**WHAT YOU WILL DO:** All of the records must be set down again word for word.

Saved entries
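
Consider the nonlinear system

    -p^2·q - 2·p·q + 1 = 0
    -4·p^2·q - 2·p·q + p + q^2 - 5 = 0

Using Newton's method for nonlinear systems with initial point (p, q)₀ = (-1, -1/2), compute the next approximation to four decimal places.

(-2.6250, -1.0000)

At (-1, -1/2): F = (0.5000, -4.7500).
Jacobian J = [[-2·p·q - 2·q, -p^2 - 2·p], [-8·p·q - 2·q + 1, -4·p^2 - 2·p + 2·q]].
At the point, J = [[0.0000, 1.0000], [-2.0000, -3.0000]] (det J = 2.0000).
Solving J·Δ = −F gives Δ = (-1.6250, -0.5000).
Then the next iterate is (p, q)₁ = (-2.6250, -1.0000).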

**EXPECTED ANSWER:**
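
Consider the nonlinear system

    -p^2·q - 2·p·q + 1 = 0
    -4·p^2·q - 2·p·q + p + q^2 - 5 = 0

Using Newton's method for nonlinear systems with initial point (p, q)₀ = (-1, -1/2), compute the next approximation to four decimal places.

(-2.6250, -1.0000)

At (-1, -1/2): F = (0.5000, -4.7500).
Jacobian J = [[-2·p·q - 2·q, -p^2 - 2·p], [-8·p·q - 2·q + 1, -4·p^2 - 2·p + 2·q]].
At the point, J = [[0.0000, 1.0000], [-2.0000, -3.0000]] (det J = 2.0000).
Solving J·Δ = −F gives Δ = (-1.6250, -0.5000).
Then the next iterate is (p, q)₁ = (-2.6250, -1.0000).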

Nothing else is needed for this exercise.